Which lines hold the word "binding"? Copy each of them from the material.
Source data below:
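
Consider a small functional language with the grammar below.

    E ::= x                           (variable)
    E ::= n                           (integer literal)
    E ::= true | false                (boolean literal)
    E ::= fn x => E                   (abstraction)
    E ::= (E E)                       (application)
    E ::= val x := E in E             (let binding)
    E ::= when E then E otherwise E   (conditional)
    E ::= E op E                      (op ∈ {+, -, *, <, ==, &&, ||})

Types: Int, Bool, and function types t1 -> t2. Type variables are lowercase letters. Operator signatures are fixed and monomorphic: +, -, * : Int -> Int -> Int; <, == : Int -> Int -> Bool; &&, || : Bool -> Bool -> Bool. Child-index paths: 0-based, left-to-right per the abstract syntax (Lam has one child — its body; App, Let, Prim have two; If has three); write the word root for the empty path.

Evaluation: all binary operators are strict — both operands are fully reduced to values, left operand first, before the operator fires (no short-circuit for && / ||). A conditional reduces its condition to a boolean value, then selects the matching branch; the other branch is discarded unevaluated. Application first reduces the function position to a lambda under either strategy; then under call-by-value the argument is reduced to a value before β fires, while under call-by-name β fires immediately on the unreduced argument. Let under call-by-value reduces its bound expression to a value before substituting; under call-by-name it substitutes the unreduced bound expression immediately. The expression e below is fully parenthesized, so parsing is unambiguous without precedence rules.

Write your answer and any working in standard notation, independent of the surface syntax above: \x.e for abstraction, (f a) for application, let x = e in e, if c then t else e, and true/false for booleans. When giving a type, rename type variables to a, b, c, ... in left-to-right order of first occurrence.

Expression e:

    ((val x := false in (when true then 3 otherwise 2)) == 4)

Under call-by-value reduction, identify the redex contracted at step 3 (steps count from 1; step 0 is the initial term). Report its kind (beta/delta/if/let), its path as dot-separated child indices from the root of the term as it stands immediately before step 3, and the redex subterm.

Working:
step 0: ((let x = false in (if true then 3 else 2)) == 4)
step 1: [let@0] ((if true then 3 else 2) == 4)
step 2: [if@0] (3 == 4)
step 3: [delta@root] false

Answer: delta at root : (3 == 4)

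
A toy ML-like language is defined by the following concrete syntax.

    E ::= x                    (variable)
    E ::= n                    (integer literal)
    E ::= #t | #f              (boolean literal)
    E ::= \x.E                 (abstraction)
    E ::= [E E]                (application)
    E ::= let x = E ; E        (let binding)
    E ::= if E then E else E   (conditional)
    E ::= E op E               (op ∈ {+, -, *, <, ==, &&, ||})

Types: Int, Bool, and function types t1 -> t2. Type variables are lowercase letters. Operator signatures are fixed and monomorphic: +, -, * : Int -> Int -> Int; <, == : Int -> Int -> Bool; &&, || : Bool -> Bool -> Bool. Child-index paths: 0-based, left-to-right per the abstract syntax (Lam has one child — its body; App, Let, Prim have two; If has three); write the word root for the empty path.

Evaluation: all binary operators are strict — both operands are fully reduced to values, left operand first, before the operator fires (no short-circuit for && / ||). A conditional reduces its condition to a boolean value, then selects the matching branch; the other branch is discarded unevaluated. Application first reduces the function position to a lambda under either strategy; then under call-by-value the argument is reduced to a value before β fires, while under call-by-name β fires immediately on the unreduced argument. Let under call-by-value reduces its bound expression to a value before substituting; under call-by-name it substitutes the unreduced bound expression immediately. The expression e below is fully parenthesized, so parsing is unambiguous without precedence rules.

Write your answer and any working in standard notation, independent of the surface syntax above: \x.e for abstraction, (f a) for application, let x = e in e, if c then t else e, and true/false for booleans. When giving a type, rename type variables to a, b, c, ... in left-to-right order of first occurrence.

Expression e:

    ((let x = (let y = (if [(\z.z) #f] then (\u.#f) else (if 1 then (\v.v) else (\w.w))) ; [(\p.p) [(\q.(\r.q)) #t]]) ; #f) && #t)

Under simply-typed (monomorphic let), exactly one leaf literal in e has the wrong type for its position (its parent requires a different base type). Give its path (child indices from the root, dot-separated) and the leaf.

Working:
z : a
\z._ : a -> a
  unify a -> a ~ Bool -> b
  unify a ~ Bool
  unify Bool ~ b
_ _ : Bool
  unify Bool ~ Bool
\u._ : c -> Bool
  unify Int ~ Bool
  FAIL: mismatch Int ~ Bool

Answer: 0.0.0.2.0 : 1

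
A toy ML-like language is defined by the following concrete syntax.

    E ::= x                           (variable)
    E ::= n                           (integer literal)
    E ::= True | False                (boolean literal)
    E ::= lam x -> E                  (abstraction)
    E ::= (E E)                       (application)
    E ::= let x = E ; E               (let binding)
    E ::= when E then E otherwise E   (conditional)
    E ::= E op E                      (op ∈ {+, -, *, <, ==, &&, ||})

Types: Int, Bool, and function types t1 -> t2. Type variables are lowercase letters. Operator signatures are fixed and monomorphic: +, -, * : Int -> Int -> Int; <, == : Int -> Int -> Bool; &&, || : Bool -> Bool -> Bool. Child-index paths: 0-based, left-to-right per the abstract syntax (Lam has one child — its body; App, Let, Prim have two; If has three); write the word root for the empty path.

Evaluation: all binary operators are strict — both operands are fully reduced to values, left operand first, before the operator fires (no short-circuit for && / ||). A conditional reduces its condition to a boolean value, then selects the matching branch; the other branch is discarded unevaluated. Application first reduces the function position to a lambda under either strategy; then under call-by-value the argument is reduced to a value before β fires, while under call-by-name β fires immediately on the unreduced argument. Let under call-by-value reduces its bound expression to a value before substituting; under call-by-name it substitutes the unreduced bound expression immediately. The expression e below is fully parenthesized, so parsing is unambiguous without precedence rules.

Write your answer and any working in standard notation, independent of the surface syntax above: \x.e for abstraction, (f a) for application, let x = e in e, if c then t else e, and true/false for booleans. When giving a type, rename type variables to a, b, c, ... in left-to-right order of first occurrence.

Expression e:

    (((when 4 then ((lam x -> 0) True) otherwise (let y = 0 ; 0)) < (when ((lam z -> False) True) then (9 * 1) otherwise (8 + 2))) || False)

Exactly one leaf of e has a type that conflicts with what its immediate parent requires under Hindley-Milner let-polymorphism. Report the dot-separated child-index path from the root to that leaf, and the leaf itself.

Answer: 0.0.0 : 4

Derivation:
  unify Int ~ Bool
  FAIL: mismatch Int ~ Bool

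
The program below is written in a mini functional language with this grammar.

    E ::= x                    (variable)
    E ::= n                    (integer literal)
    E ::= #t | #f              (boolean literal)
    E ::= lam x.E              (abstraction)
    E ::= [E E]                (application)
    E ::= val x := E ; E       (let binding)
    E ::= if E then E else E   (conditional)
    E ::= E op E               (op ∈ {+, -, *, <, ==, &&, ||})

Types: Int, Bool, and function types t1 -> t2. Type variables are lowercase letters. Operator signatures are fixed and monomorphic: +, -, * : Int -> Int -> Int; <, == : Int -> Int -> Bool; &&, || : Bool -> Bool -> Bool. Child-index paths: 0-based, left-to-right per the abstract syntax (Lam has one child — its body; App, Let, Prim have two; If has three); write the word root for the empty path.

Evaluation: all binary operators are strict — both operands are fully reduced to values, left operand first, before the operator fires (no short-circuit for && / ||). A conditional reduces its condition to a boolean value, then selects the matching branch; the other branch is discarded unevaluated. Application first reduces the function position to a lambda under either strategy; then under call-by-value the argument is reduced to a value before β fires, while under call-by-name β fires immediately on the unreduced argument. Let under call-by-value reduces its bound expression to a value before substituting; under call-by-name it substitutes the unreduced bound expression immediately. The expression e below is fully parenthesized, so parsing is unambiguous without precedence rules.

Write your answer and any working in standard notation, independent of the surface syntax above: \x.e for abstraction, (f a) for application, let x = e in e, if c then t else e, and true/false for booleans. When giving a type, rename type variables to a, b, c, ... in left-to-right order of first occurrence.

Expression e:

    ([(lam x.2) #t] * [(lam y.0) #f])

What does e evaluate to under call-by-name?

Trace:
step 0: (((\x.2) true) * ((\y.0) false))
step 1: [beta@0] (2 * ((\y.0) false))
step 2: [beta@1] (2 * 0)
step 3: [delta@root] 0

Answer: 0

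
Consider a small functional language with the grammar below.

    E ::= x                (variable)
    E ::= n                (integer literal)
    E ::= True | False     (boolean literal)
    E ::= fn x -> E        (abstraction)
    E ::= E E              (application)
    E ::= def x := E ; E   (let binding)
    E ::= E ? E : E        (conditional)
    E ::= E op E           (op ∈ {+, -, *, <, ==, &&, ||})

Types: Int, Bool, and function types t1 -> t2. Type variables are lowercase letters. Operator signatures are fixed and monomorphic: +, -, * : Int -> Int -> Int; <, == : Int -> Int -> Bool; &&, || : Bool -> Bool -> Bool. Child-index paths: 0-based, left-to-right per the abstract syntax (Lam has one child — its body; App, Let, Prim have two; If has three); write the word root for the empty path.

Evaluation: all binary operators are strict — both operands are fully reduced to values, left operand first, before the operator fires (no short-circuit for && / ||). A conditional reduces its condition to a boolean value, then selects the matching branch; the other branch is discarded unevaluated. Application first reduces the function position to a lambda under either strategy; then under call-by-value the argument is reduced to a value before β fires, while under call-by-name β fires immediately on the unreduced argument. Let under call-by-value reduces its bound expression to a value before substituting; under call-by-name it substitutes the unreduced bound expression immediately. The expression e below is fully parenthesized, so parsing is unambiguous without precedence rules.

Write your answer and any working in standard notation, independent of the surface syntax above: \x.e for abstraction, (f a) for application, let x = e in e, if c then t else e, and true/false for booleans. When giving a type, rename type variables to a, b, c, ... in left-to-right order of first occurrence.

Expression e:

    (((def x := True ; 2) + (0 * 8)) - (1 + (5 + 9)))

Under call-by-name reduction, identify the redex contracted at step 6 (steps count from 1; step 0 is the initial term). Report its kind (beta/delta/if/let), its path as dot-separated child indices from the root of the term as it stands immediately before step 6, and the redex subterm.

Answer: delta at root : (2 - 15)

Trace:
step 0: (((let x = true in 2) + (0 * 8)) - (1 + (5 + 9)))
step 1: [let@0.0] ((2 + (0 * 8)) - (1 + (5 + 9)))
step 2: [delta@0.1] ((2 + 0) - (1 + (5 + 9)))
step 3: [delta@0] (2 - (1 + (5 + 9)))
step 4: [delta@1.1] (2 - (1 + 14))
step 5: [delta@1] (2 - 15)
step 6: [delta@root] -13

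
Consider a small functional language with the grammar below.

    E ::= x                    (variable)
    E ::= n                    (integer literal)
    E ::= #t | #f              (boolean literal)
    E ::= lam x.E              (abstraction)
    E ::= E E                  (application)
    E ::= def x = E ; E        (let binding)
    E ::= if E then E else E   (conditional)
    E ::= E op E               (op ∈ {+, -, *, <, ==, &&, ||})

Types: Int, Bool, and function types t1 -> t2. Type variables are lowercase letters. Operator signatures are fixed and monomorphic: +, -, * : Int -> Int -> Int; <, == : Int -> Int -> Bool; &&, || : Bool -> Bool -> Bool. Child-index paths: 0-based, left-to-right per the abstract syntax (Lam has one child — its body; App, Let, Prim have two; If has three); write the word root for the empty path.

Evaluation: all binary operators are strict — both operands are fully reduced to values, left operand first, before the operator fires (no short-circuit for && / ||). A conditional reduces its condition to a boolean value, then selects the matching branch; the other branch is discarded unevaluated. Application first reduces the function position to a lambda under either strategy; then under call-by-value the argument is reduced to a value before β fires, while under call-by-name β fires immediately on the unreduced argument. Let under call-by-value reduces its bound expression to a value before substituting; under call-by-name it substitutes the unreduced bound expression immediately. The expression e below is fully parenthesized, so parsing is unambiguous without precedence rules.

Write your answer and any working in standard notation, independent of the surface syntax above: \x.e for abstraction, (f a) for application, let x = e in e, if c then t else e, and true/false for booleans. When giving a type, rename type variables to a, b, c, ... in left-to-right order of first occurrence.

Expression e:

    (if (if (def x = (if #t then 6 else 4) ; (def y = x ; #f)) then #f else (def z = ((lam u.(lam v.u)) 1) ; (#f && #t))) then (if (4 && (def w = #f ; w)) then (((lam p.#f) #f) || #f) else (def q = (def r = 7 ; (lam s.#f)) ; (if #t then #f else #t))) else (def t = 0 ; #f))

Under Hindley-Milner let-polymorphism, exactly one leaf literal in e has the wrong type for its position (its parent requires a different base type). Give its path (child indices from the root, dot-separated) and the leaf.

Working:
  unify Bool ~ Bool
  unify Int ~ Int
let x : Int
x : Int
let y : Int
  unify Bool ~ Bool
u : a
\v._ : b -> a
\u._ : a -> b -> a
  unify a -> b -> a ~ Int -> c
  unify a ~ Int
  unify b -> Int ~ c
_ _ : b -> Int
let z : forall. b -> Int
  unify Bool ~ Bool
  unify Bool ~ Bool
  unify Bool ~ Bool
  unify Bool ~ Bool
  unify Int ~ Bool
  FAIL: mismatch Int ~ Bool

Answer: 1.0.0 : 4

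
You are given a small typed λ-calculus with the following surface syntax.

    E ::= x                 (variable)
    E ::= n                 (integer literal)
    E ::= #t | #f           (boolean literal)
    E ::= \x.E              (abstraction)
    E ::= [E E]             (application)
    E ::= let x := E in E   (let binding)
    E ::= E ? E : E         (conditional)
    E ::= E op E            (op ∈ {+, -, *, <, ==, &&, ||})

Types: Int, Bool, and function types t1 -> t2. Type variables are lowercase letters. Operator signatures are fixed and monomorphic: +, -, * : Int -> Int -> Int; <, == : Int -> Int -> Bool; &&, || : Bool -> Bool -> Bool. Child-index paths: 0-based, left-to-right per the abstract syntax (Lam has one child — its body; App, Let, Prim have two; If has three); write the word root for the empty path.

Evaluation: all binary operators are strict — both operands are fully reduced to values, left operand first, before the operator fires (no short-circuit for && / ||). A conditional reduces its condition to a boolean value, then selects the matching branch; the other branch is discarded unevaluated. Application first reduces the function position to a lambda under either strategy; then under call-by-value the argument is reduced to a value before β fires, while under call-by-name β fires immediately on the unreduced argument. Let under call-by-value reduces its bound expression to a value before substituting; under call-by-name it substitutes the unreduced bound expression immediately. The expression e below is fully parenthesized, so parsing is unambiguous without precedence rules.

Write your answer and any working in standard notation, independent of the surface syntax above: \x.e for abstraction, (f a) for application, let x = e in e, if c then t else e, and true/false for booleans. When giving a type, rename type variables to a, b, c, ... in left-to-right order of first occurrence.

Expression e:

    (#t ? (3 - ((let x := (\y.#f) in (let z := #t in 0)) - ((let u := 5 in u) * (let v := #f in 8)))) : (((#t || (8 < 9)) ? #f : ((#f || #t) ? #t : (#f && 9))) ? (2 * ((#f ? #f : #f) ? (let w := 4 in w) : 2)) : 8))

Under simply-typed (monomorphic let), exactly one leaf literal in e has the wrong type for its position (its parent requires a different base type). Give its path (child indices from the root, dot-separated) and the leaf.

Working:
  unify Bool ~ Bool
  unify Int ~ Int
\y._ : a -> Bool
let x : a -> Bool
let z : Bool
  unify Int ~ Int
let u : Int
u : Int
  unify Int ~ Int
let v : Bool
  unify Int ~ Int
  unify Int ~ Int
  unify Int ~ Int
  unify Bool ~ Bool
  unify Int ~ Int
  unify Int ~ Int
  unify Bool ~ Bool
  unify Bool ~ Bool
  unify Bool ~ Bool
  unify Bool ~ Bool
  unify Bool ~ Bool
  unify Bool ~ Bool
  unify Int ~ Bool
  FAIL: mismatch Int ~ Bool

Answer: 2.0.2.2.1 : 9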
End of Source data.
__Answer to the exercise__
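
    E ::= val x := E in E             (let binding)
    E ::= let x = E ; E        (let binding)
    E ::= let x = E ; E               (let binding)
    E ::= val x := E ; E       (let binding)
    E ::= def x := E ; E   (let binding)
    E ::= def x = E ; E        (let binding)
    E ::= let x := E in E   (let binding)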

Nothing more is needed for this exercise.